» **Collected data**
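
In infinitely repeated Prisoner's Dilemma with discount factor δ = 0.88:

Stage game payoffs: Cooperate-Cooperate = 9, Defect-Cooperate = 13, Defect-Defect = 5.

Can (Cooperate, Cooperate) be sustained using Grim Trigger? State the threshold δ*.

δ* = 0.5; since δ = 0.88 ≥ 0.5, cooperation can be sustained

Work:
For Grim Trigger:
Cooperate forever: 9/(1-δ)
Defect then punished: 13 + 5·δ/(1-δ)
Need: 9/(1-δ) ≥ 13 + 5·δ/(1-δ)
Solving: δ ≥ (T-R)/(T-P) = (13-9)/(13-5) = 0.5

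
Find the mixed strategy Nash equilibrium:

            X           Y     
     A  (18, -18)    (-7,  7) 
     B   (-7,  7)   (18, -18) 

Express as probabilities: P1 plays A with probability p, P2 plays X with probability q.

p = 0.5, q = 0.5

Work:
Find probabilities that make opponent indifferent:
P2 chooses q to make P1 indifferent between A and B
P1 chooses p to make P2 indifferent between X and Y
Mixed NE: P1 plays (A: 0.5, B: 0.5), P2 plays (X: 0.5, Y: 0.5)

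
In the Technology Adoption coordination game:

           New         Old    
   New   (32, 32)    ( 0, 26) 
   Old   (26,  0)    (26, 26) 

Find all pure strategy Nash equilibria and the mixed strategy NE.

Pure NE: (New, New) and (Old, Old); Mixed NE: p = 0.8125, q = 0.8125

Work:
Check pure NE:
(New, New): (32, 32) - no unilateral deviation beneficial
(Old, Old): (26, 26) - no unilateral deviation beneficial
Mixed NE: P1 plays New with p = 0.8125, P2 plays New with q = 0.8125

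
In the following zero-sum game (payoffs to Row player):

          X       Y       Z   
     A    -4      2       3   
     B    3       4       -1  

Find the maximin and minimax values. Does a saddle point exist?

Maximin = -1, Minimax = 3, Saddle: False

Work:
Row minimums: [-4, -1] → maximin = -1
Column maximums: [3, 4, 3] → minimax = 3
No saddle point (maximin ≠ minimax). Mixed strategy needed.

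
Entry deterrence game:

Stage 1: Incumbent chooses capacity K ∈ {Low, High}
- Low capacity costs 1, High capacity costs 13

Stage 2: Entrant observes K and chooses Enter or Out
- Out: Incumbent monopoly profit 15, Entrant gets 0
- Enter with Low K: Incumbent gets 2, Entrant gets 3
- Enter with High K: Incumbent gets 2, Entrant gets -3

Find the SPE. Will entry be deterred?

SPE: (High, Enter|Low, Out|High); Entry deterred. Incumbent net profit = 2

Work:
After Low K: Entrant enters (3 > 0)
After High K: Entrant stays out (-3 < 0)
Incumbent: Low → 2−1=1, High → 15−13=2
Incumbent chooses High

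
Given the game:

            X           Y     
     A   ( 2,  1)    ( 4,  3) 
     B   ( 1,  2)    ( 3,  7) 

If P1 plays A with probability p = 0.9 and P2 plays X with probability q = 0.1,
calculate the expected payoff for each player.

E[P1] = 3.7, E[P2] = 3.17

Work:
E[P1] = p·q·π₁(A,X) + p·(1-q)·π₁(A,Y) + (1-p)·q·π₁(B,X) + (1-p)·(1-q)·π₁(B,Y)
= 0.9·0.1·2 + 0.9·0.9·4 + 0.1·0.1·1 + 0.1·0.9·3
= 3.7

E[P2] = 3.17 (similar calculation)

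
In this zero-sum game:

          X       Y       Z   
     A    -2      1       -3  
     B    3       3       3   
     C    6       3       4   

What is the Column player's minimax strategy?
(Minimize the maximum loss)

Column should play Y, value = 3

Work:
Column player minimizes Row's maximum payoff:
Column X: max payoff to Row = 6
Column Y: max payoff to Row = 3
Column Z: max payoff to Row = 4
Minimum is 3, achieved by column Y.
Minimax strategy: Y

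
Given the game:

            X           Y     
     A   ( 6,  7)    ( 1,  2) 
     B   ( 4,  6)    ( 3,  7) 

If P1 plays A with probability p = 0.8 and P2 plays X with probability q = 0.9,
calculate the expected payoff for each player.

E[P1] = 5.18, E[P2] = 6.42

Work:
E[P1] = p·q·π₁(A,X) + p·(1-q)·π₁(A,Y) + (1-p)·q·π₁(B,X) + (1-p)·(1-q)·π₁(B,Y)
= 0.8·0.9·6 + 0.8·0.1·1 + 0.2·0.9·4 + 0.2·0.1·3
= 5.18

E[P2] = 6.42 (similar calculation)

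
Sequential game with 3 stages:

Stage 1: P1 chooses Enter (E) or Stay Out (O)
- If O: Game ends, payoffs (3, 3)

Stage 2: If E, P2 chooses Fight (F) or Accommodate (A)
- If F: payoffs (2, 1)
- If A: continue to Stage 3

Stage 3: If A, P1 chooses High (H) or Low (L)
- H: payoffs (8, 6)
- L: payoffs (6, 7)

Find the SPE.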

» **Brief**
Print every record above exactly as it appears.

» **Completed task**
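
In infinitely repeated Prisoner's Dilemma with discount factor δ = 0.88:

Stage game payoffs: Cooperate-Cooperate = 9, Defect-Cooperate = 13, Defect-Defect = 5.

Can (Cooperate, Cooperate) be sustained using Grim Trigger? State the threshold δ*.

δ* = 0.5; since δ = 0.88 ≥ 0.5, cooperation can be sustained

Work:
For Grim Trigger:
Cooperate forever: 9/(1-δ)
Defect then punished: 13 + 5·δ/(1-δ)
Need: 9/(1-δ) ≥ 13 + 5·δ/(1-δ)
Solving: δ ≥ (T-R)/(T-P) = (13-9)/(13-5) = 0.5

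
Find the mixed strategy Nash equilibrium:

            X           Y     
     A  (18, -18)    (-7,  7) 
     B   (-7,  7)   (18, -18) 

Express as probabilities: P1 plays A with probability p, P2 plays X with probability q.

p = 0.5, q = 0.5

Work:
Find probabilities that make opponent indifferent:
P2 chooses q to make P1 indifferent between A and B
P1 chooses p to make P2 indifferent between X and Y
Mixed NE: P1 plays (A: 0.5, B: 0.5), P2 plays (X: 0.5, Y: 0.5)

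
In the Technology Adoption coordination game:

           New         Old    
   New   (32, 32)    ( 0, 26) 
   Old   (26,  0)    (26, 26) 

Find all pure strategy Nash equilibria and the mixed strategy NE.

Pure NE: (New, New) and (Old, Old); Mixed NE: p = 0.8125, q = 0.8125

Work:
Check pure NE:
(New, New): (32, 32) - no unilateral deviation beneficial
(Old, Old): (26, 26) - no unilateral deviation beneficial
Mixed NE: P1 plays New with p = 0.8125, P2 plays New with q = 0.8125

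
In the following zero-sum game (payoffs to Row player):

          X       Y       Z   
     A    -4      2       3   
     B    3       4       -1  

Find the maximin and minimax values. Does a saddle point exist?

Maximin = -1, Minimax = 3, Saddle: False

Work:
Row minimums: [-4, -1] → maximin = -1
Column maximums: [3, 4, 3] → minimax = 3
No saddle point (maximin ≠ minimax). Mixed strategy needed.

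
Entry deterrence game:

Stage 1: Incumbent chooses capacity K ∈ {Low, High}
- Low capacity costs 1, High capacity costs 13

Stage 2: Entrant observes K and chooses Enter or Out
- Out: Incumbent monopoly profit 15, Entrant gets 0
- Enter with Low K: Incumbent gets 2, Entrant gets 3
- Enter with High K: Incumbent gets 2, Entrant gets -3

Find the SPE. Will entry be deterred?

SPE: (High, Enter|Low, Out|High); Entry deterred. Incumbent net profit = 2

Work:
After Low K: Entrant enters (3 > 0)
After High K: Entrant stays out (-3 < 0)
Incumbent: Low → 2−1=1, High → 15−13=2
Incumbent chooses High

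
Given the game:

            X           Y     
     A   ( 2,  1)    ( 4,  3) 
     B   ( 1,  2)    ( 3,  7) 

If P1 plays A with probability p = 0.9 and P2 plays X with probability q = 0.1,
calculate the expected payoff for each player.

E[P1] = 3.7, E[P2] = 3.17

Work:
E[P1] = p·q·π₁(A,X) + p·(1-q)·π₁(A,Y) + (1-p)·q·π₁(B,X) + (1-p)·(1-q)·π₁(B,Y)
= 0.9·0.1·2 + 0.9·0.9·4 + 0.1·0.1·1 + 0.1·0.9·3
= 3.7

E[P2] = 3.17 (similar calculation)

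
In this zero-sum game:

          X       Y       Z   
     A    -2      1       -3  
     B    3       3       3   
     C    6       3       4   

What is the Column player's minimax strategy?
(Minimize the maximum loss)

Column should play Y, value = 3

Work:
Column player minimizes Row's maximum payoff:
Column X: max payoff to Row = 6
Column Y: max payoff to Row = 3
Column Z: max payoff to Row = 4
Minimum is 3, achieved by column Y.
Minimax strategy: Y

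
Given the game:

            X           Y     
     A   ( 6,  7)    ( 1,  2) 
     B   ( 4,  6)    ( 3,  7) 

If P1 plays A with probability p = 0.8 and P2 plays X with probability q = 0.9,
calculate the expected payoff for each player.

E[P1] = 5.18, E[P2] = 6.42

Work:
E[P1] = p·q·π₁(A,X) + p·(1-q)·π₁(A,Y) + (1-p)·q·π₁(B,X) + (1-p)·(1-q)·π₁(B,Y)
= 0.8·0.9·6 + 0.8·0.1·1 + 0.2·0.9·4 + 0.2·0.1·3
= 5.18

E[P2] = 6.42 (similar calculation)

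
Sequential game with 3 stages:

Stage 1: P1 chooses Enter (E) or Stay Out (O)
- If O: Game ends, payoffs (3, 3)

Stage 2: If E, P2 chooses Fight (F) or Accommodate (A)
- If F: payoffs (2, 1)
- If A: continue to Stage 3

Stage 3: If A, P1 chooses High (H) or Low (L)
- H: payoffs (8, 6)
- L: payoffs (6, 7)

Find the SPE.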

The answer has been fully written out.